• _What you need to do_
From first line to last, output the records below exactly.

• _Data supplied_
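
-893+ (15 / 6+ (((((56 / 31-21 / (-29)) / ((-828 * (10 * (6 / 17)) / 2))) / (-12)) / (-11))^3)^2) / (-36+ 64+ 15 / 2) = -1330873637638615444757790223949476116761672809340251981199 / 1490457558161798425467729358976826074896105823533006848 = -892.93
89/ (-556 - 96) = -89/ 652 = -0.14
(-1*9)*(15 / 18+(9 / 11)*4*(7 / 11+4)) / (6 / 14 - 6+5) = 244041 / 968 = 252.11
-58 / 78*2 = -58 / 39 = -1.49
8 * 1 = 8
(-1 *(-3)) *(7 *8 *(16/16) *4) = 672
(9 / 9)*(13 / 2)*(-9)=-117 / 2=-58.50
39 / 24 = 1.62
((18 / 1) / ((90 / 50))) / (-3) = -10 / 3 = -3.33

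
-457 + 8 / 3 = -1363 / 3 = -454.33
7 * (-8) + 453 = 397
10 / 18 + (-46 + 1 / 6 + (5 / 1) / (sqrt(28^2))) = -45.10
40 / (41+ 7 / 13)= 26 / 27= 0.96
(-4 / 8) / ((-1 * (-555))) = -1 / 1110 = -0.00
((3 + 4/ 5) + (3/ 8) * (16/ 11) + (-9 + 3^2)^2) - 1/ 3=662/ 165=4.01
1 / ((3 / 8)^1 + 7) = 8 / 59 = 0.14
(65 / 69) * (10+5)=325 / 23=14.13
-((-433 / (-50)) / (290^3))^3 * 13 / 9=-1055375581 / 16320539222852625000000000000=-0.00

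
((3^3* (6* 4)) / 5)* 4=2592 / 5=518.40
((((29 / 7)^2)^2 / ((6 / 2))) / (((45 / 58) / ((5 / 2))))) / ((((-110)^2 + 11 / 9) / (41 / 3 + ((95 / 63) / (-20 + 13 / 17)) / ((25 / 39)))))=0.35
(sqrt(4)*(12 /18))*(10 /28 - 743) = -20794 /21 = -990.19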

• _Exercise result_
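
-893+ (15 / 6+ (((((56 / 31-21 / (-29)) / ((-828 * (10 * (6 / 17)) / 2))) / (-12)) / (-11))^3)^2) / (-36+ 64+ 15 / 2) = -1330873637638615444757790223949476116761672809340251981199 / 1490457558161798425467729358976826074896105823533006848 = -892.93
89/ (-556 - 96) = -89/ 652 = -0.14
(-1*9)*(15 / 18+(9 / 11)*4*(7 / 11+4)) / (6 / 14 - 6+5) = 244041 / 968 = 252.11
-58 / 78*2 = -58 / 39 = -1.49
8 * 1 = 8
(-1 *(-3)) *(7 *8 *(16/16) *4) = 672
(9 / 9)*(13 / 2)*(-9)=-117 / 2=-58.50
39 / 24 = 1.62
((18 / 1) / ((90 / 50))) / (-3) = -10 / 3 = -3.33

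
-457 + 8 / 3 = -1363 / 3 = -454.33
7 * (-8) + 453 = 397
10 / 18 + (-46 + 1 / 6 + (5 / 1) / (sqrt(28^2))) = -45.10
40 / (41+ 7 / 13)= 26 / 27= 0.96
(-4 / 8) / ((-1 * (-555))) = -1 / 1110 = -0.00
((3 + 4/ 5) + (3/ 8) * (16/ 11) + (-9 + 3^2)^2) - 1/ 3=662/ 165=4.01
1 / ((3 / 8)^1 + 7) = 8 / 59 = 0.14
(65 / 69) * (10+5)=325 / 23=14.13
-((-433 / (-50)) / (290^3))^3 * 13 / 9=-1055375581 / 16320539222852625000000000000=-0.00

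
((3^3* (6* 4)) / 5)* 4=2592 / 5=518.40
((((29 / 7)^2)^2 / ((6 / 2))) / (((45 / 58) / ((5 / 2))))) / ((((-110)^2 + 11 / 9) / (41 / 3 + ((95 / 63) / (-20 + 13 / 17)) / ((25 / 39)))))=0.35
(sqrt(4)*(12 /18))*(10 /28 - 743) = -20794 /21 = -990.19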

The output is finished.